• [What to work on]:
Show each line of the data below that has the string "stations" in it.

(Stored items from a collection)
/---

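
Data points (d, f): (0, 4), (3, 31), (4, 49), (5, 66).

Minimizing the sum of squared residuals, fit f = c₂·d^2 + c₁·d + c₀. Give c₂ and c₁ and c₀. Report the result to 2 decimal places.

c₂ = 1.60, c₁ = 4.54, c₀ = 3.91

Compute the Gram sums: Σd^2·d^2 = 962, Σd^2·d = 216, Σd^2 = 50, Σd·d = 50, Σd = 12, Σ1 = 4.
For Mᵀf: Σd^2·f = 2713, Σd·f = 619, Σf = 150.
Inverting the 3×3 Gram matrix, [c₂, c₁, c₀]ᵀ = [289/181, 1645/362, 1415/362]ᵀ.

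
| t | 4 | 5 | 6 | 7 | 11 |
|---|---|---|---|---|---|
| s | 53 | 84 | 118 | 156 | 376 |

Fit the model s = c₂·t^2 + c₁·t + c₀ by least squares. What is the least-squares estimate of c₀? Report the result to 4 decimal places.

c₀ = -3.3383

Compute the Gram sums: Σt^2·t^2 = 19219, Σt^2·t = 2079, Σt^2 = 247, Σt·t = 247, Σt = 33, Σ1 = 5.
Right-hand side: Σt^2·s = 60336, Σt·s = 6568, Σs = 787.
Normal equations: [[19219, 2079, 247]; [2079, 247, 33]; [247, 33, 5]]·[c₂, c₁, c₀]ᵀ = [60336, 6568, 787]ᵀ.
Inverting the 3×3 Gram matrix, [c₂, c₁, c₀]ᵀ = [25045/8702, 24473/8702, -14525/4351]ᵀ.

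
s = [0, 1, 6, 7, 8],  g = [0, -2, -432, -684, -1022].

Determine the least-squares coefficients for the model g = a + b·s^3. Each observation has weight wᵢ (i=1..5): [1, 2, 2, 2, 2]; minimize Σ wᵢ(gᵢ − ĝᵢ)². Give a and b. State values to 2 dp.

Normal-equation sums: Σwᵢ·1 = 9, Σwᵢ·s^3 = 2144, Σwᵢ·s^3·s^3 = 852900.
And Σwᵢ·g = -4280, Σwᵢ·s^3·g = -1702380.
AᵀWA·[a, b]ᵀ = AᵀWg becomes [[9, 2144]; [2144, 852900]]·[a, b]ᵀ = [-4280, -1702380]ᵀ.
Δ = 9·852900 − 2144² = 3079364.
a = ((-4280)·852900 − 2144·(-1702380))/3079364 = -127320/769841; b = (9·(-1702380) − 2144·(-4280))/3079364 = -1536275/769841.

a = -0.17, b = -2.00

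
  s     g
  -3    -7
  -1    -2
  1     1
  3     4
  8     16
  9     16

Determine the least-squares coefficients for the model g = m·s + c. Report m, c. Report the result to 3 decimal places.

m = 1.957, c = -0.879

Forming AᵀA = [[165, 17]; [17, 6]] and Aᵀg = [308, 28]ᵀ gives AᵀA·[m, c]ᵀ = Aᵀg.
Eliminating c: 6·(row 1) − 17·(row 2) gives 701·m = 6·308 − 17·28 = 1372, so m = 1372/701.
Then c = (28 − 17·(1372/701))/6 = -616/701.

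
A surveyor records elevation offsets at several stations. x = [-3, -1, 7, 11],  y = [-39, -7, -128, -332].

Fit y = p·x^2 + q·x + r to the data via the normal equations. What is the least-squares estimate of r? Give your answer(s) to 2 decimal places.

r = -1.69

MᵀM·[p, q, r]ᵀ = Mᵀy reads: 17124·p + 1646·q + 180·r = -46802;  1646·p + 180·q + 14·r = -4424;  180·p + 14·q + 4·r = -506.
Row-reducing yields p = -56593/18736, q = 7435/2342, r = -31599/18736.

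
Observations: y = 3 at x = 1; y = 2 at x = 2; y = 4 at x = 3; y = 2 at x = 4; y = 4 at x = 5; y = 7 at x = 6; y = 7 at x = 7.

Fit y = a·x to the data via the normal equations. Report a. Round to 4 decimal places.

With design matrix A, AᵀA = [[140]] and Aᵀy = [138]ᵀ.
a = 138/140 = 0.985714.

a = 0.9857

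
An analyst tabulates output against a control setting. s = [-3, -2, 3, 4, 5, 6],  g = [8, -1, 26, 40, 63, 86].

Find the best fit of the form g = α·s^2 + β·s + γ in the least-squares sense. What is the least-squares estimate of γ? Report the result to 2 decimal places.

Forming XᵀX = [[2355, 397, 99]; [397, 99, 13]; [99, 13, 6]] and Xᵀg = [5613, 1047, 222]ᵀ gives XᵀX·[α, β, γ]ᵀ = Xᵀg.
Solving the 3×3 system (Gaussian elimination) gives α = 3483/1780, β = 26247/8900, γ = -3729/2225.

γ = -1.68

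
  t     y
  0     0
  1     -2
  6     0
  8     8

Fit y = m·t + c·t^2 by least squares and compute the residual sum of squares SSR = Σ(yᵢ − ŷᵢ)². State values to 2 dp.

The normal system XᵀX·[m, c]ᵀ = Xᵀy is [[101, 729]; [729, 5393]]·[m, c]ᵀ = [62, 510]ᵀ.
Eliminating c: 5393·(row 1) − 729·(row 2) gives 13252·m = 5393·62 − 729·510 = -37424, so m = -9356/3313.
Then c = (510 − 729·(-9356/3313))/5393 = 1578/3313.
Residuals: 0, 1152/3313, -672/3313, 360/3313; SSR = 576/3313.

SSR = 0.17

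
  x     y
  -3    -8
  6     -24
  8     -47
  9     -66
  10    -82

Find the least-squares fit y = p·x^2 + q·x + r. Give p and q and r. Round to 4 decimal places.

Normal-equation sums: Σx^2·x^2 = 22034, Σx^2·x = 2430, Σx^2 = 290, Σx·x = 290, Σx = 30, Σ1 = 5.
And Σx^2·y = -17490, Σx·y = -1910, Σy = -227.
Normal equations: [[22034, 2430, 290]; [2430, 290, 30]; [290, 30, 5]]·[p, q, r]ᵀ = [-17490, -1910, -227]ᵀ.
Solving the 3×3 system (Gaussian elimination) gives p = -1219/1218, q = 2631/2030, r = 2119/435.

p = -1.0008, q = 1.2961, r = 4.8713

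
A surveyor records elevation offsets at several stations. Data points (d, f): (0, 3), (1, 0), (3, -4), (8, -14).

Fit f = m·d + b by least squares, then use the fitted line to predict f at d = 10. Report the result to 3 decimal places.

Entries of MᵀM: Σd·d = 74, Σd = 12, Σ1 = 4.
Right-hand side: Σd·f = -124, Σf = -15.
det = 74·4 − 12² = 152.
m = ((-124)·4 − 12·(-15))/152 = -79/38; b = (74·(-15) − 12·(-124))/152 = 189/76.
At d = 10: f̂ = (-79/38)·(10) + (189/76)·(1) = -1391/76.

f̂ = -18.303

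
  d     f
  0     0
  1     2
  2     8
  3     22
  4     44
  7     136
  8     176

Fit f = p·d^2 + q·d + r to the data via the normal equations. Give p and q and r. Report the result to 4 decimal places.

Entries of MᵀM: Σd^2·d^2 = 6851, Σd^2·d = 955, Σd^2 = 143, Σd·d = 143, Σd = 25, Σ1 = 7.
Right-hand side: Σd^2·f = 18864, Σd·f = 2620, Σf = 388.
Normal equations: [[6851, 955, 143]; [955, 143, 25]; [143, 25, 7]]·[p, q, r]ᵀ = [18864, 2620, 388]ᵀ.
Row-reducing yields p = 9784/3423, q = -2270/3423, r = -678/1141.

p = 2.8583, q = -0.6632, r = -0.5942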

\---

• [Solution for this task]:
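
A surveyor records elevation offsets at several stations. x = [-3, -1, 7, 11],  y = [-39, -7, -128, -332].
A surveyor records elevation offsets at several stations. Data points (d, f): (0, 3), (1, 0), (3, -4), (8, -14).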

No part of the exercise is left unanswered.